*** DATASET EXCERPTS ***

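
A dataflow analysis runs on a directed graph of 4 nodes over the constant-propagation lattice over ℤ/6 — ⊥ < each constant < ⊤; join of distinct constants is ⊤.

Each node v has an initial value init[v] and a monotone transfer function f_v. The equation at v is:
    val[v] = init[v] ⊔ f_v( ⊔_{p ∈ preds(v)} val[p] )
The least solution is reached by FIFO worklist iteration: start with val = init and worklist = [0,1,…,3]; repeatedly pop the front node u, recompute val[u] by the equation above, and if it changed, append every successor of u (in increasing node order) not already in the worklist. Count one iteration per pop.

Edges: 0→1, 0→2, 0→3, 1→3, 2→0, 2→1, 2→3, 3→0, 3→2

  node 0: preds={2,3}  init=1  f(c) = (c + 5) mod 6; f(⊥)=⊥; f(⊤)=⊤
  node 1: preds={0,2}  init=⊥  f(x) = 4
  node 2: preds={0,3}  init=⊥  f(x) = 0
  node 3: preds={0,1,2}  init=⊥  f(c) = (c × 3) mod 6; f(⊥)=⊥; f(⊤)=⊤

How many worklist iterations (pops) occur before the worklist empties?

8

Trace (8 dequeues):
  [1] u=0 | in ⊥ | out 1 | ==
  [2] u=1 | in 1 | out 4 | prev ⊥ | push {}
  [3] u=2 | in 1 | out 0 | prev ⊥ | push {0,1}
  [4] u=3 | in ⊤ | out ⊤ | prev ⊥ | push {2}
  [5] u=0 | in ⊤ | out ⊤ | prev 1 | push {3}
  [6] u=1 | in ⊤ | out 4 | ==
  [7] u=2 | in ⊤ | out 0 | ==
  [8] u=3 | in ⊤ | out ⊤ | ==

Converged values:
  [0] ⊤
  [1] 4
  [2] 0
  [3] ⊤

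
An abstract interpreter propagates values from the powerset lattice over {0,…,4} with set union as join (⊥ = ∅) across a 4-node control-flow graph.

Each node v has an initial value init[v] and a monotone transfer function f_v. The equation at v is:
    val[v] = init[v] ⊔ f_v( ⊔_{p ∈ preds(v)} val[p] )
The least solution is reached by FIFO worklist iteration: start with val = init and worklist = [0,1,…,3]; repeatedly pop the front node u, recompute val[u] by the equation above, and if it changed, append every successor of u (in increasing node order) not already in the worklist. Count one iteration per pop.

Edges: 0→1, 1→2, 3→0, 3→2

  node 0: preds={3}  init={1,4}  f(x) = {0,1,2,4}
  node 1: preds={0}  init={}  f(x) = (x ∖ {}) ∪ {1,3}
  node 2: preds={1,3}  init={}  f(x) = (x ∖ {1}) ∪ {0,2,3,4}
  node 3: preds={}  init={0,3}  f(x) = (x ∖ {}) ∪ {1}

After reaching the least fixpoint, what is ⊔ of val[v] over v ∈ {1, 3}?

Iteration log — 6 steps:
  step 1. node 0  ⊔preds={0,3}  new={0,1,2,4}  old={1,4}  +wl: 
  step 2. node 1  ⊔preds={0,1,2,4}  new={0,1,2,3,4}  old={}  +wl: 
  step 3. node 2  ⊔preds={0,1,2,3,4}  new={0,2,3,4}  old={}  +wl: 
  step 4. node 3  ⊔preds={}  new={0,1,3}  old={0,3}  +wl: 0,2
  step 5. node 0  ⊔preds={0,1,3}  new={0,1,2,4}  stable
  step 6. node 2  ⊔preds={0,1,2,3,4}  new={0,2,3,4}  stable

Least fixpoint reached:
  node 0: {0,1,2,4}
  node 1: {0,1,2,3,4}
  node 2: {0,2,3,4}
  node 3: {0,1,3}

{0,1,2,3,4}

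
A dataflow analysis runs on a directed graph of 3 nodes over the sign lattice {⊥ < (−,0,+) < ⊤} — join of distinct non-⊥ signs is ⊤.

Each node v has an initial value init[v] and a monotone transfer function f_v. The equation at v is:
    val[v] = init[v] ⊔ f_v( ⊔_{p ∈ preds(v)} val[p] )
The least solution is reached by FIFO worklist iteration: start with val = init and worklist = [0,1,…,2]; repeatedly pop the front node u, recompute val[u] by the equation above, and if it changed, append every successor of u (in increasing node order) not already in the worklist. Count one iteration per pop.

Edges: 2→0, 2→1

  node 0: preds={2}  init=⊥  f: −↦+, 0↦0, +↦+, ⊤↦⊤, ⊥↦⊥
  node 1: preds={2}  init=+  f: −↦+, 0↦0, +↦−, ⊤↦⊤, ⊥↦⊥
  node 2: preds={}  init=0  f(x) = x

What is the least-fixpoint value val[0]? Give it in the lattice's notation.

Trace (3 dequeues):
  [1] u=0 | in 0 | out 0 | prev ⊥ | push {}
  [2] u=1 | in 0 | out ⊤ | prev + | push {}
  [3] u=2 | in ⊥ | out 0 | ==

Converged values:
  [0] 0
  [1] ⊤
  [2] 0

0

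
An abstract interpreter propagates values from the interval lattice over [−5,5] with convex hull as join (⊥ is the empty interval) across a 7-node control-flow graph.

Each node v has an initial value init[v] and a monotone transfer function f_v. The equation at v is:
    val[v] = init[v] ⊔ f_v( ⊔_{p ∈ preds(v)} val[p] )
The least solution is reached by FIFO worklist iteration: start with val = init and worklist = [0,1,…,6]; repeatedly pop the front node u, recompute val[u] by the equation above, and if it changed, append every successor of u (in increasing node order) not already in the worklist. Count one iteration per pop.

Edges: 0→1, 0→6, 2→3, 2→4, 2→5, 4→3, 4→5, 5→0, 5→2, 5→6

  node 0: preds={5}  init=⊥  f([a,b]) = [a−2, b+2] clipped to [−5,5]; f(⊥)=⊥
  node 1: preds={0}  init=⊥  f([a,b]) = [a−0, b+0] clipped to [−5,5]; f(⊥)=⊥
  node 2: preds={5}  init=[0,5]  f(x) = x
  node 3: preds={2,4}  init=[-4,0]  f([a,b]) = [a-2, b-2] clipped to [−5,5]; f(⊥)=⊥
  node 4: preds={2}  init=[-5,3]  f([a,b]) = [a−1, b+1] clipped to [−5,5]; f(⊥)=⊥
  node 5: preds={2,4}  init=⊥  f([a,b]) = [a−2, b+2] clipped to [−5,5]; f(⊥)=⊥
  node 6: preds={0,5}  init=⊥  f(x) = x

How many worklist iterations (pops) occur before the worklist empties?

Iteration log — 15 steps:
  step 1. node 0  ⊔preds=⊥  new=⊥  stable
  step 2. node 1  ⊔preds=⊥  new=⊥  stable
  step 3. node 2  ⊔preds=⊥  new=[0,5]  stable
  step 4. node 3  ⊔preds=[-5,5]  new=[-5,3]  old=[-4,0]  +wl: 
  step 5. node 4  ⊔preds=[0,5]  new=[-5,5]  old=[-5,3]  +wl: 3
  step 6. node 5  ⊔preds=[-5,5]  new=[-5,5]  old=⊥  +wl: 0,2
  step 7. node 6  ⊔preds=[-5,5]  new=[-5,5]  old=⊥  +wl: 
  step 8. node 3  ⊔preds=[-5,5]  new=[-5,3]  stable
  step 9. node 0  ⊔preds=[-5,5]  new=[-5,5]  old=⊥  +wl: 1,6
  step 10. node 2  ⊔preds=[-5,5]  new=[-5,5]  old=[0,5]  +wl: 3,4,5
  step 11. node 1  ⊔preds=[-5,5]  new=[-5,5]  old=⊥  +wl: 
  step 12. node 6  ⊔preds=[-5,5]  new=[-5,5]  stable
  step 13. node 3  ⊔preds=[-5,5]  new=[-5,3]  stable
  step 14. node 4  ⊔preds=[-5,5]  new=[-5,5]  stable
  step 15. node 5  ⊔preds=[-5,5]  new=[-5,5]  stable

Least fixpoint reached:
  node 0: [-5,5]
  node 1: [-5,5]
  node 2: [-5,5]
  node 3: [-5,3]
  node 4: [-5,5]
  node 5: [-5,5]
  node 6: [-5,5]

15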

*** End of DATASET EXCERPTS ***

In your response, give all the records again with nothing altered.

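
A dataflow analysis runs on a directed graph of 4 nodes over the constant-propagation lattice over ℤ/6 — ⊥ < each constant < ⊤; join of distinct constants is ⊤.

Each node v has an initial value init[v] and a monotone transfer function f_v. The equation at v is:
    val[v] = init[v] ⊔ f_v( ⊔_{p ∈ preds(v)} val[p] )
The least solution is reached by FIFO worklist iteration: start with val = init and worklist = [0,1,…,3]; repeatedly pop the front node u, recompute val[u] by the equation above, and if it changed, append every successor of u (in increasing node order) not already in the worklist. Count one iteration per pop.

Edges: 0→1, 0→2, 0→3, 1→3, 2→0, 2→1, 2→3, 3→0, 3→2

  node 0: preds={2,3}  init=1  f(c) = (c + 5) mod 6; f(⊥)=⊥; f(⊤)=⊤
  node 1: preds={0,2}  init=⊥  f(x) = 4
  node 2: preds={0,3}  init=⊥  f(x) = 0
  node 3: preds={0,1,2}  init=⊥  f(c) = (c × 3) mod 6; f(⊥)=⊥; f(⊤)=⊤

How many worklist iterations (pops) occur before the worklist empties?

8

Trace (8 dequeues):
  [1] u=0 | in ⊥ | out 1 | ==
  [2] u=1 | in 1 | out 4 | prev ⊥ | push {}
  [3] u=2 | in 1 | out 0 | prev ⊥ | push {0,1}
  [4] u=3 | in ⊤ | out ⊤ | prev ⊥ | push {2}
  [5] u=0 | in ⊤ | out ⊤ | prev 1 | push {3}
  [6] u=1 | in ⊤ | out 4 | ==
  [7] u=2 | in ⊤ | out 0 | ==
  [8] u=3 | in ⊤ | out ⊤ | ==

Converged values:
  [0] ⊤
  [1] 4
  [2] 0
  [3] ⊤

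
An abstract interpreter propagates values from the powerset lattice over {0,…,4} with set union as join (⊥ = ∅) across a 4-node control-flow graph.

Each node v has an initial value init[v] and a monotone transfer function f_v. The equation at v is:
    val[v] = init[v] ⊔ f_v( ⊔_{p ∈ preds(v)} val[p] )
The least solution is reached by FIFO worklist iteration: start with val = init and worklist = [0,1,…,3]; repeatedly pop the front node u, recompute val[u] by the equation above, and if it changed, append every successor of u (in increasing node order) not already in the worklist. Count one iteration per pop.

Edges: 0→1, 1→2, 3→0, 3→2

  node 0: preds={3}  init={1,4}  f(x) = {0,1,2,4}
  node 1: preds={0}  init={}  f(x) = (x ∖ {}) ∪ {1,3}
  node 2: preds={1,3}  init={}  f(x) = (x ∖ {1}) ∪ {0,2,3,4}
  node 3: preds={}  init={0,3}  f(x) = (x ∖ {}) ∪ {1}

After reaching the least fixpoint, what is ⊔ of val[v] over v ∈ {1, 3}?

Iteration log — 6 steps:
  step 1. node 0  ⊔preds={0,3}  new={0,1,2,4}  old={1,4}  +wl: 
  step 2. node 1  ⊔preds={0,1,2,4}  new={0,1,2,3,4}  old={}  +wl: 
  step 3. node 2  ⊔preds={0,1,2,3,4}  new={0,2,3,4}  old={}  +wl: 
  step 4. node 3  ⊔preds={}  new={0,1,3}  old={0,3}  +wl: 0,2
  step 5. node 0  ⊔preds={0,1,3}  new={0,1,2,4}  stable
  step 6. node 2  ⊔preds={0,1,2,3,4}  new={0,2,3,4}  stable

Least fixpoint reached:
  node 0: {0,1,2,4}
  node 1: {0,1,2,3,4}
  node 2: {0,2,3,4}
  node 3: {0,1,3}

{0,1,2,3,4}

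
A dataflow analysis runs on a directed graph of 3 nodes over the sign lattice {⊥ < (−,0,+) < ⊤} — join of distinct non-⊥ signs is ⊤.

Each node v has an initial value init[v] and a monotone transfer function f_v. The equation at v is:
    val[v] = init[v] ⊔ f_v( ⊔_{p ∈ preds(v)} val[p] )
The least solution is reached by FIFO worklist iteration: start with val = init and worklist = [0,1,…,2]; repeatedly pop the front node u, recompute val[u] by the equation above, and if it changed, append every successor of u (in increasing node order) not already in the worklist. Count one iteration per pop.

Edges: 2→0, 2→1

  node 0: preds={2}  init=⊥  f: −↦+, 0↦0, +↦+, ⊤↦⊤, ⊥↦⊥
  node 1: preds={2}  init=+  f: −↦+, 0↦0, +↦−, ⊤↦⊤, ⊥↦⊥
  node 2: preds={}  init=0  f(x) = x

What is the least-fixpoint value val[0]? Give it in the lattice's notation.

Trace (3 dequeues):
  [1] u=0 | in 0 | out 0 | prev ⊥ | push {}
  [2] u=1 | in 0 | out ⊤ | prev + | push {}
  [3] u=2 | in ⊥ | out 0 | ==

Converged values:
  [0] 0
  [1] ⊤
  [2] 0

0

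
An abstract interpreter propagates values from the interval lattice over [−5,5] with convex hull as join (⊥ is the empty interval) across a 7-node control-flow graph.

Each node v has an initial value init[v] and a monotone transfer function f_v. The equation at v is:
    val[v] = init[v] ⊔ f_v( ⊔_{p ∈ preds(v)} val[p] )
The least solution is reached by FIFO worklist iteration: start with val = init and worklist = [0,1,…,6]; repeatedly pop the front node u, recompute val[u] by the equation above, and if it changed, append every successor of u (in increasing node order) not already in the worklist. Count one iteration per pop.

Edges: 0→1, 0→6, 2→3, 2→4, 2→5, 4→3, 4→5, 5→0, 5→2, 5→6

  node 0: preds={5}  init=⊥  f([a,b]) = [a−2, b+2] clipped to [−5,5]; f(⊥)=⊥
  node 1: preds={0}  init=⊥  f([a,b]) = [a−0, b+0] clipped to [−5,5]; f(⊥)=⊥
  node 2: preds={5}  init=[0,5]  f(x) = x
  node 3: preds={2,4}  init=[-4,0]  f([a,b]) = [a-2, b-2] clipped to [−5,5]; f(⊥)=⊥
  node 4: preds={2}  init=[-5,3]  f([a,b]) = [a−1, b+1] clipped to [−5,5]; f(⊥)=⊥
  node 5: preds={2,4}  init=⊥  f([a,b]) = [a−2, b+2] clipped to [−5,5]; f(⊥)=⊥
  node 6: preds={0,5}  init=⊥  f(x) = x

How many worklist iterations (pops) occur before the worklist empties?

Iteration log — 15 steps:
  step 1. node 0  ⊔preds=⊥  new=⊥  stable
  step 2. node 1  ⊔preds=⊥  new=⊥  stable
  step 3. node 2  ⊔preds=⊥  new=[0,5]  stable
  step 4. node 3  ⊔preds=[-5,5]  new=[-5,3]  old=[-4,0]  +wl: 
  step 5. node 4  ⊔preds=[0,5]  new=[-5,5]  old=[-5,3]  +wl: 3
  step 6. node 5  ⊔preds=[-5,5]  new=[-5,5]  old=⊥  +wl: 0,2
  step 7. node 6  ⊔preds=[-5,5]  new=[-5,5]  old=⊥  +wl: 
  step 8. node 3  ⊔preds=[-5,5]  new=[-5,3]  stable
  step 9. node 0  ⊔preds=[-5,5]  new=[-5,5]  old=⊥  +wl: 1,6
  step 10. node 2  ⊔preds=[-5,5]  new=[-5,5]  old=[0,5]  +wl: 3,4,5
  step 11. node 1  ⊔preds=[-5,5]  new=[-5,5]  old=⊥  +wl: 
  step 12. node 6  ⊔preds=[-5,5]  new=[-5,5]  stable
  step 13. node 3  ⊔preds=[-5,5]  new=[-5,3]  stable
  step 14. node 4  ⊔preds=[-5,5]  new=[-5,5]  stable
  step 15. node 5  ⊔preds=[-5,5]  new=[-5,5]  stable

Least fixpoint reached:
  node 0: [-5,5]
  node 1: [-5,5]
  node 2: [-5,5]
  node 3: [-5,3]
  node 4: [-5,5]
  node 5: [-5,5]
  node 6: [-5,5]

15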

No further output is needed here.